- **What is needed**
Write out, precisely and in full, each line of the material.

- **Data shown**
· · · · · · ·

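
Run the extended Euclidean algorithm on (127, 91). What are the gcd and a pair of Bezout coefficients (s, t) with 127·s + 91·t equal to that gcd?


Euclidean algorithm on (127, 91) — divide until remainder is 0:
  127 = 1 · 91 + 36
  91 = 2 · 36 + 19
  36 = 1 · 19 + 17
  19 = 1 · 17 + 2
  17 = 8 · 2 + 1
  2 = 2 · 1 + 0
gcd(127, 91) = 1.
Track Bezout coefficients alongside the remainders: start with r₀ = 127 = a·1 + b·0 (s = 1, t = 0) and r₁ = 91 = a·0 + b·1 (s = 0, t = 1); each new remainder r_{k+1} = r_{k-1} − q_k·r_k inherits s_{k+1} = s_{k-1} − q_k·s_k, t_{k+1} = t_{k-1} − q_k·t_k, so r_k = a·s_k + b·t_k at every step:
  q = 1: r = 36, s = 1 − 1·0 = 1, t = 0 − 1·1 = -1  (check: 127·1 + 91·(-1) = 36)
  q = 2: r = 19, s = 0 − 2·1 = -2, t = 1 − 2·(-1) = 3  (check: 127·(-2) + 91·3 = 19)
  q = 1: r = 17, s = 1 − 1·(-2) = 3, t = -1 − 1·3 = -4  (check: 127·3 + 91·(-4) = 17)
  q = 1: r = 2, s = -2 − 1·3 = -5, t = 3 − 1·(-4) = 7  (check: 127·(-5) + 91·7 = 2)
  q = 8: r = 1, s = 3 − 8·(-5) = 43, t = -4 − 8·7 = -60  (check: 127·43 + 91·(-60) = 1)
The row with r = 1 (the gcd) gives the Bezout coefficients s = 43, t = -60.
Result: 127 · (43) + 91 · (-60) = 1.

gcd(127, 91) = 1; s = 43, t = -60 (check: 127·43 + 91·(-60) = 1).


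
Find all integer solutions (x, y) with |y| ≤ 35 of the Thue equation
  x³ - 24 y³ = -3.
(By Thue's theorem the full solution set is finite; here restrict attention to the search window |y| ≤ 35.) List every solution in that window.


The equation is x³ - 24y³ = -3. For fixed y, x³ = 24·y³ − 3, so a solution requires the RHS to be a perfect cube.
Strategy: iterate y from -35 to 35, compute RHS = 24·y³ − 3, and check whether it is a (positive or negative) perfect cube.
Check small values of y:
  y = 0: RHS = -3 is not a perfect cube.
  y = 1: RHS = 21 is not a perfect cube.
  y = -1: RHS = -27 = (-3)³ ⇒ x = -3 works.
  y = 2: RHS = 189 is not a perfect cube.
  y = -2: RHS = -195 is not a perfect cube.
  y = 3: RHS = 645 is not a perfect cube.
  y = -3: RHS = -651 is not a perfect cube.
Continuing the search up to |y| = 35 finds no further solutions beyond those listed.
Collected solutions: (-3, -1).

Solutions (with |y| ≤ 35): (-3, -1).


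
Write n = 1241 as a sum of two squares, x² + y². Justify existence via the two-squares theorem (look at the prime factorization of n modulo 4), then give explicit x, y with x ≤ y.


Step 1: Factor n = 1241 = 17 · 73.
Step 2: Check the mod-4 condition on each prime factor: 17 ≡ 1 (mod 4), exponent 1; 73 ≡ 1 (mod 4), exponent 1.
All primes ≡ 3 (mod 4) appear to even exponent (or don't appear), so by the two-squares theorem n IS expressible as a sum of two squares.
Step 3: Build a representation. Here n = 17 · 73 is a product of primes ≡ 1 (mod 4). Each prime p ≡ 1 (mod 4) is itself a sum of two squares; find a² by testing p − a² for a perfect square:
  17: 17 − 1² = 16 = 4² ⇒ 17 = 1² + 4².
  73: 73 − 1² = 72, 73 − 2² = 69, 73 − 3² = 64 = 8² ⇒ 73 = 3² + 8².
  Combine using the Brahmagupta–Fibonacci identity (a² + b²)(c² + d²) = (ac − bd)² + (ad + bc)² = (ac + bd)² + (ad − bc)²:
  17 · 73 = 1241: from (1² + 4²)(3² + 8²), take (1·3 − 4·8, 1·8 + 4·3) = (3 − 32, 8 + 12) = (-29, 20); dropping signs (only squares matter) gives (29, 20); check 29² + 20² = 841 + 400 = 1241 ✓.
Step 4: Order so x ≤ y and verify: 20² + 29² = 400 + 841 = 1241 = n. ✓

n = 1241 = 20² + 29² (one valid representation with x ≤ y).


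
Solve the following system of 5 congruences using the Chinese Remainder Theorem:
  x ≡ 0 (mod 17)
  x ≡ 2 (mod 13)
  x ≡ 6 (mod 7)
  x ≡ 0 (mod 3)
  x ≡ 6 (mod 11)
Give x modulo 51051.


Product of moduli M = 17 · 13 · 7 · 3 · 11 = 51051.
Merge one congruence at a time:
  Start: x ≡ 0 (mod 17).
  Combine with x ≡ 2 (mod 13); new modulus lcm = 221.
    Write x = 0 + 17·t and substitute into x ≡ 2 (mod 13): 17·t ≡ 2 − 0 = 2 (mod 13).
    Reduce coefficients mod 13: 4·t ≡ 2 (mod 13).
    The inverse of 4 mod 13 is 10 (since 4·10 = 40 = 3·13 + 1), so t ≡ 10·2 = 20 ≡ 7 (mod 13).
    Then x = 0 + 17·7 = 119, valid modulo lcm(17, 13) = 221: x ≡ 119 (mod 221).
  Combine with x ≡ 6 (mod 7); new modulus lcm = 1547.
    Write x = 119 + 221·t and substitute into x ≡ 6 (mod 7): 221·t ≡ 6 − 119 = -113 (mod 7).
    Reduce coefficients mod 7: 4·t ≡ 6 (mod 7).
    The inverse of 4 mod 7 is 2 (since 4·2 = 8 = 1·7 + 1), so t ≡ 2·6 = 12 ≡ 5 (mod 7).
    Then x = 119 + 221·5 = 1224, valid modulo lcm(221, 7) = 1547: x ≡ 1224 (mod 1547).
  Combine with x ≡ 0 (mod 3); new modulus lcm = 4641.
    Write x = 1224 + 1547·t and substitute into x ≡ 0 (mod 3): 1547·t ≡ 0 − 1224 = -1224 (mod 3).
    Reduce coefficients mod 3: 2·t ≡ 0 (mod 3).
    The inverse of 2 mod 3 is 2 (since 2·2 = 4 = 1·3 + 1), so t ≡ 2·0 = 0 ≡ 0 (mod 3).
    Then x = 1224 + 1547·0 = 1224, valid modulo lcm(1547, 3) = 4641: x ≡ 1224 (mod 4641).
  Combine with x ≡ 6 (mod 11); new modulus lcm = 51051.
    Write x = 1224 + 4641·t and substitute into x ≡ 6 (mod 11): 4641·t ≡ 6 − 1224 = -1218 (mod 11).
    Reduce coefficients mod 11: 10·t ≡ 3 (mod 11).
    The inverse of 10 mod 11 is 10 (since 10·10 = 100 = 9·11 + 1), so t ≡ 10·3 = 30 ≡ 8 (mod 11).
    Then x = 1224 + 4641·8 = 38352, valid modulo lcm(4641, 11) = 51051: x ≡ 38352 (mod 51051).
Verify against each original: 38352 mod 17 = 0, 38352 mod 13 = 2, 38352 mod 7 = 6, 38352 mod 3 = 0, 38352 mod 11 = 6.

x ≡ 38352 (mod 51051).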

· · · · · · ·

- **Expected output**
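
Run the extended Euclidean algorithm on (127, 91). What are the gcd and a pair of Bezout coefficients (s, t) with 127·s + 91·t equal to that gcd?


Euclidean algorithm on (127, 91) — divide until remainder is 0:
  127 = 1 · 91 + 36
  91 = 2 · 36 + 19
  36 = 1 · 19 + 17
  19 = 1 · 17 + 2
  17 = 8 · 2 + 1
  2 = 2 · 1 + 0
gcd(127, 91) = 1.
Track Bezout coefficients alongside the remainders: start with r₀ = 127 = a·1 + b·0 (s = 1, t = 0) and r₁ = 91 = a·0 + b·1 (s = 0, t = 1); each new remainder r_{k+1} = r_{k-1} − q_k·r_k inherits s_{k+1} = s_{k-1} − q_k·s_k, t_{k+1} = t_{k-1} − q_k·t_k, so r_k = a·s_k + b·t_k at every step:
  q = 1: r = 36, s = 1 − 1·0 = 1, t = 0 − 1·1 = -1  (check: 127·1 + 91·(-1) = 36)
  q = 2: r = 19, s = 0 − 2·1 = -2, t = 1 − 2·(-1) = 3  (check: 127·(-2) + 91·3 = 19)
  q = 1: r = 17, s = 1 − 1·(-2) = 3, t = -1 − 1·3 = -4  (check: 127·3 + 91·(-4) = 17)
  q = 1: r = 2, s = -2 − 1·3 = -5, t = 3 − 1·(-4) = 7  (check: 127·(-5) + 91·7 = 2)
  q = 8: r = 1, s = 3 − 8·(-5) = 43, t = -4 − 8·7 = -60  (check: 127·43 + 91·(-60) = 1)
The row with r = 1 (the gcd) gives the Bezout coefficients s = 43, t = -60.
Result: 127 · (43) + 91 · (-60) = 1.

gcd(127, 91) = 1; s = 43, t = -60 (check: 127·43 + 91·(-60) = 1).


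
Find all integer solutions (x, y) with |y| ≤ 35 of the Thue equation
  x³ - 24 y³ = -3.
(By Thue's theorem the full solution set is finite; here restrict attention to the search window |y| ≤ 35.) List every solution in that window.


The equation is x³ - 24y³ = -3. For fixed y, x³ = 24·y³ − 3, so a solution requires the RHS to be a perfect cube.
Strategy: iterate y from -35 to 35, compute RHS = 24·y³ − 3, and check whether it is a (positive or negative) perfect cube.
Check small values of y:
  y = 0: RHS = -3 is not a perfect cube.
  y = 1: RHS = 21 is not a perfect cube.
  y = -1: RHS = -27 = (-3)³ ⇒ x = -3 works.
  y = 2: RHS = 189 is not a perfect cube.
  y = -2: RHS = -195 is not a perfect cube.
  y = 3: RHS = 645 is not a perfect cube.
  y = -3: RHS = -651 is not a perfect cube.
Continuing the search up to |y| = 35 finds no further solutions beyond those listed.
Collected solutions: (-3, -1).

Solutions (with |y| ≤ 35): (-3, -1).


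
Write n = 1241 as a sum of two squares, x² + y². Justify existence via the two-squares theorem (look at the prime factorization of n modulo 4), then give explicit x, y with x ≤ y.


Step 1: Factor n = 1241 = 17 · 73.
Step 2: Check the mod-4 condition on each prime factor: 17 ≡ 1 (mod 4), exponent 1; 73 ≡ 1 (mod 4), exponent 1.
All primes ≡ 3 (mod 4) appear to even exponent (or don't appear), so by the two-squares theorem n IS expressible as a sum of two squares.
Step 3: Build a representation. Here n = 17 · 73 is a product of primes ≡ 1 (mod 4). Each prime p ≡ 1 (mod 4) is itself a sum of two squares; find a² by testing p − a² for a perfect square:
  17: 17 − 1² = 16 = 4² ⇒ 17 = 1² + 4².
  73: 73 − 1² = 72, 73 − 2² = 69, 73 − 3² = 64 = 8² ⇒ 73 = 3² + 8².
  Combine using the Brahmagupta–Fibonacci identity (a² + b²)(c² + d²) = (ac − bd)² + (ad + bc)² = (ac + bd)² + (ad − bc)²:
  17 · 73 = 1241: from (1² + 4²)(3² + 8²), take (1·3 − 4·8, 1·8 + 4·3) = (3 − 32, 8 + 12) = (-29, 20); dropping signs (only squares matter) gives (29, 20); check 29² + 20² = 841 + 400 = 1241 ✓.
Step 4: Order so x ≤ y and verify: 20² + 29² = 400 + 841 = 1241 = n. ✓

n = 1241 = 20² + 29² (one valid representation with x ≤ y).


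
Solve the following system of 5 congruences using the Chinese Remainder Theorem:
  x ≡ 0 (mod 17)
  x ≡ 2 (mod 13)
  x ≡ 6 (mod 7)
  x ≡ 0 (mod 3)
  x ≡ 6 (mod 11)
Give x modulo 51051.


Product of moduli M = 17 · 13 · 7 · 3 · 11 = 51051.
Merge one congruence at a time:
  Start: x ≡ 0 (mod 17).
  Combine with x ≡ 2 (mod 13); new modulus lcm = 221.
    Write x = 0 + 17·t and substitute into x ≡ 2 (mod 13): 17·t ≡ 2 − 0 = 2 (mod 13).
    Reduce coefficients mod 13: 4·t ≡ 2 (mod 13).
    The inverse of 4 mod 13 is 10 (since 4·10 = 40 = 3·13 + 1), so t ≡ 10·2 = 20 ≡ 7 (mod 13).
    Then x = 0 + 17·7 = 119, valid modulo lcm(17, 13) = 221: x ≡ 119 (mod 221).
  Combine with x ≡ 6 (mod 7); new modulus lcm = 1547.
    Write x = 119 + 221·t and substitute into x ≡ 6 (mod 7): 221·t ≡ 6 − 119 = -113 (mod 7).
    Reduce coefficients mod 7: 4·t ≡ 6 (mod 7).
    The inverse of 4 mod 7 is 2 (since 4·2 = 8 = 1·7 + 1), so t ≡ 2·6 = 12 ≡ 5 (mod 7).
    Then x = 119 + 221·5 = 1224, valid modulo lcm(221, 7) = 1547: x ≡ 1224 (mod 1547).
  Combine with x ≡ 0 (mod 3); new modulus lcm = 4641.
    Write x = 1224 + 1547·t and substitute into x ≡ 0 (mod 3): 1547·t ≡ 0 − 1224 = -1224 (mod 3).
    Reduce coefficients mod 3: 2·t ≡ 0 (mod 3).
    The inverse of 2 mod 3 is 2 (since 2·2 = 4 = 1·3 + 1), so t ≡ 2·0 = 0 ≡ 0 (mod 3).
    Then x = 1224 + 1547·0 = 1224, valid modulo lcm(1547, 3) = 4641: x ≡ 1224 (mod 4641).
  Combine with x ≡ 6 (mod 11); new modulus lcm = 51051.
    Write x = 1224 + 4641·t and substitute into x ≡ 6 (mod 11): 4641·t ≡ 6 − 1224 = -1218 (mod 11).
    Reduce coefficients mod 11: 10·t ≡ 3 (mod 11).
    The inverse of 10 mod 11 is 10 (since 10·10 = 100 = 9·11 + 1), so t ≡ 10·3 = 30 ≡ 8 (mod 11).
    Then x = 1224 + 4641·8 = 38352, valid modulo lcm(4641, 11) = 51051: x ≡ 38352 (mod 51051).
Verify against each original: 38352 mod 17 = 0, 38352 mod 13 = 2, 38352 mod 7 = 6, 38352 mod 3 = 0, 38352 mod 11 = 6.

x ≡ 38352 (mod 51051).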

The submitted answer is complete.